YOUR INSTRUCTIONS: Examine the entries and show every line in which the word "Interior" is found.

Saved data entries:
* * *

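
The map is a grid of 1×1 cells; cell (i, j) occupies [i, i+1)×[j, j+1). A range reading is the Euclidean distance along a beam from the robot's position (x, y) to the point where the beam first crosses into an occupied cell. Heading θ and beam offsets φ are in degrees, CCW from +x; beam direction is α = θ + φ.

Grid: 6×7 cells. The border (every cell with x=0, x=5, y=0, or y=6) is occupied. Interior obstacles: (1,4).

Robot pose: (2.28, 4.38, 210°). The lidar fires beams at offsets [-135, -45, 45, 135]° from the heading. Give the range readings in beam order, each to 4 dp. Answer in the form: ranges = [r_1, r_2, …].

ranges = [1.6771, 0.2899, 3.4992, 2.8160]

beam 1: φ=-135°, α=75°
  cosα=0.2588 sinα=0.9659 | (2,4) | tMaxX 2.7819 tMaxY 0.6419 | tΔX 3.8637 tΔY 1.0353
    t=0.6419 [y] (2,5)
    t=1.6771 [y] (2,6) — stop
  → r_1 = 1.6771
beam 2: φ=-45°, α=165°
  cosα=-0.9659 sinα=0.2588 | (2,4) | tMaxX 0.2899 tMaxY 2.3955 | tΔX 1.0353 tΔY 3.8637
    t=0.2899 [x] (1,4) — stop
  → r_2 = 0.2899
beam 3: φ=45°, α=255°
  cosα=-0.2588 sinα=-0.9659 | (2,4) | tMaxX 1.0818 tMaxY 0.3934 | tΔX 3.8637 tΔY 1.0353
    t=0.3934 [y] (2,3)
    t=1.0818 [x] (1,3)
    t=1.4287 [y] (1,2)
    t=2.4640 [y] (1,1)
    t=3.4992 [y] (1,0) — stop
  → r_3 = 3.4992
beam 4: φ=135°, α=345°
  cosα=0.9659 sinα=-0.2588 | (2,4) | tMaxX 0.7454 tMaxY 1.4682 | tΔX 1.0353 tΔY 3.8637
    t=0.7454 [x] (3,4)
    t=1.4682 [y] (3,3)
    t=1.7807 [x] (4,3)
    t=2.8160 [x] (5,3) — stop
  → r_4 = 2.8160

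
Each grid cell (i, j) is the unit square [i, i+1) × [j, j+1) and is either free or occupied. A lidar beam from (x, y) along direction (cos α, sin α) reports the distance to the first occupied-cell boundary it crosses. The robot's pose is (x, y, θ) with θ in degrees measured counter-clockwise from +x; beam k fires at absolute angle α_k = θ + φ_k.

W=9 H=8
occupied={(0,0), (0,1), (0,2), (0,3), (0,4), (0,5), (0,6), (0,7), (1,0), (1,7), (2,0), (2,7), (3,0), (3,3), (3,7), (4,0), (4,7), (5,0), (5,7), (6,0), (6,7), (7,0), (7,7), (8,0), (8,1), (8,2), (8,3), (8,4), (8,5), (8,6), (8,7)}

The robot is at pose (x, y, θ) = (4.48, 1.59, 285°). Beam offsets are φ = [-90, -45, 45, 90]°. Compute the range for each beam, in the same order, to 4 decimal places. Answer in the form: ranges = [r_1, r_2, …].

beam 1: φ=-90°, α=195°
  d=(-0.9659,-0.2588)  start (4,1)  tX=0.4969 tY=2.2796  stride 1/|dx|=1.0353 1/|dy|=3.8637
    cross x-line → (3,1), t=0.4969
    cross x-line → (2,1), t=1.5322
    cross y-line → (2,0), t=2.2796 (wall)
  → r_1 = 2.2796
beam 2: φ=-45°, α=240°
  d=(-0.5000,-0.8660)  start (4,1)  tX=0.9600 tY=0.6813  stride 1/|dx|=2.0000 1/|dy|=1.1547
    cross y-line → (4,0), t=0.6813 (wall)
  → r_2 = 0.6813
beam 3: φ=45°, α=330°
  d=(0.8660,-0.5000)  start (4,1)  tX=0.6004 tY=1.1800  stride 1/|dx|=1.1547 1/|dy|=2.0000
    cross x-line → (5,1), t=0.6004
    cross y-line → (5,0), t=1.1800 (wall)
  → r_3 = 1.1800
beam 4: φ=90°, α=15°
  d=(0.9659,0.2588)  start (4,1)  tX=0.5383 tY=1.5841  stride 1/|dx|=1.0353 1/|dy|=3.8637
    cross x-line → (5,1), t=0.5383
    cross x-line → (6,1), t=1.5736
    cross y-line → (6,2), t=1.5841
    cross x-line → (7,2), t=2.6089
    cross x-line → (8,2), t=3.6442 (wall)
  → r_4 = 3.6442

ranges = [2.2796, 0.6813, 1.1800, 3.6442]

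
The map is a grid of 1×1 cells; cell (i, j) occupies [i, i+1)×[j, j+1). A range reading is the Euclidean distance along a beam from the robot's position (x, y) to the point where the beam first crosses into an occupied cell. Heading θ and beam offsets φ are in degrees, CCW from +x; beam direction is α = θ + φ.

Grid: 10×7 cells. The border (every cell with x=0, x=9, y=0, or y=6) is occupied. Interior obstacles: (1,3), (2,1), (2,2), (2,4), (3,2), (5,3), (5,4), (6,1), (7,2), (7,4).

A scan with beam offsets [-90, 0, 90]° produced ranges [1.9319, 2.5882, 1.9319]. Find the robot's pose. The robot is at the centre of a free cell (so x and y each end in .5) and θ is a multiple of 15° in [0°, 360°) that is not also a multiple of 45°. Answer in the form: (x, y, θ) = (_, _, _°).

Enumerate (i+0.5, j+0.5, θ) over the 30 free cells and 16 admissible headings. For each, cast all 3 beams and compare to the given ranges.
  (6.5, 2.5, 195°): beam 2 = 3.6235 ≠ 2.5882 ✗
  (8.5, 4.5, 75°): beam 1 = 0.5176 ≠ 1.9319 ✗
  (3.5, 1.5, 330°): beam 1 = 0.5774 ≠ 1.9319 ✗
  (4.5, 3.5, 285°): beam 3 = 0.5176 ≠ 1.9319 ✗
  …
  (3.5, 5.5, 255°): r_1=1.9319, r_2=2.5882, r_3=1.9319 — all match ✓
Unique over the lattice → pose = (3.5, 5.5, 255°).

(x, y, θ) = (3.5, 5.5, 255°)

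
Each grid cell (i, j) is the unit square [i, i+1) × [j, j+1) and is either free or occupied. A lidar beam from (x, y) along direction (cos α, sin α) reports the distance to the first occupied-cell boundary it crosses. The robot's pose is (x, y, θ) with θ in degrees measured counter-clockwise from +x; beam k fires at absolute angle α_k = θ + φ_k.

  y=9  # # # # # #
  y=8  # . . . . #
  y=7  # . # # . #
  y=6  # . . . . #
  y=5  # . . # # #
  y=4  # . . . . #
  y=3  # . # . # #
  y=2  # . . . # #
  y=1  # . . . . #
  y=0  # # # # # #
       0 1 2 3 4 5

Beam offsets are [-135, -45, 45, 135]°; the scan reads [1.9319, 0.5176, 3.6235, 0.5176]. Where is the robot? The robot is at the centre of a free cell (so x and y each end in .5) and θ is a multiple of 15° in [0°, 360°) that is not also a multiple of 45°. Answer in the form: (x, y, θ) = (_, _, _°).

The pose lattice has 25·16 = 400 candidates. Test each by forward raycasting.
  (3.5, 3.5, 105°): beam 1 = 0.5774 ≠ 1.9319 ✗
  (2.5, 6.5, 345°): beam 1 = 1.7321 ≠ 1.9319 ✗
  (2.5, 5.5, 165°): beam 1 = 0.5774 ≠ 1.9319 ✗
  (1.5, 3.5, 195°): beam 1 = 4.0415 ≠ 1.9319 ✗
  …
  (1.5, 3.5, 30°): r_1=1.9319, r_2=0.5176, r_3=3.6235, r_4=0.5176 — all match ✓
No second candidate reproduces the full scan.

(x, y, θ) = (1.5, 3.5, 30°)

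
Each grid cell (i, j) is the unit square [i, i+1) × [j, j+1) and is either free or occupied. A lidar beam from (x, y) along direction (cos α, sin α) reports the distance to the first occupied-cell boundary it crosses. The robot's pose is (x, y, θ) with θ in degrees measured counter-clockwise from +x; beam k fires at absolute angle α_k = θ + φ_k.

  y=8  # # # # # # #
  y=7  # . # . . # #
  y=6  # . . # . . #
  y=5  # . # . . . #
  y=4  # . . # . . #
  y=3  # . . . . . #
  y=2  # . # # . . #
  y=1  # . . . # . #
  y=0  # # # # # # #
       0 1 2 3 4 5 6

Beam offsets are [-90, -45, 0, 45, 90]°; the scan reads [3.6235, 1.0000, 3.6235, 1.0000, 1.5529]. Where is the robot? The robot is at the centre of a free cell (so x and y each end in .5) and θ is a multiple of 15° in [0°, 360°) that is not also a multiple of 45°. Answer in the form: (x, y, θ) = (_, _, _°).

Enumerate (i+0.5, j+0.5, θ) over the 27 free cells and 16 admissible headings. For each, cast all 5 beams and compare to the given ranges.
  (2.5, 6.5, 330°): beam 1 = 0.5774 ≠ 3.6235 ✗
  (2.5, 6.5, 75°): beam 1 = 0.5176 ≠ 3.6235 ✗
  (1.5, 2.5, 300°): beam 1 = 0.5774 ≠ 3.6235 ✗
  (2.5, 3.5, 300°): beam 1 = 1.7321 ≠ 3.6235 ✗
  …
  (4.5, 3.5, 165°): r_1=3.6235, r_2=1.0000, r_3=3.6235, r_4=1.0000, r_5=1.5529 — all match ✓
Only this pose fits every beam.

(x, y, θ) = (4.5, 3.5, 165°)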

* * *

SOLUTION TO THE EXERCISE:
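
Grid: 6×7 cells. The border (every cell with x=0, x=5, y=0, or y=6) is occupied. Interior obstacles: (1,4).
Grid: 10×7 cells. The border (every cell with x=0, x=9, y=0, or y=6) is occupied. Interior obstacles: (1,3), (2,1), (2,2), (2,4), (3,2), (5,3), (5,4), (6,1), (7,2), (7,4).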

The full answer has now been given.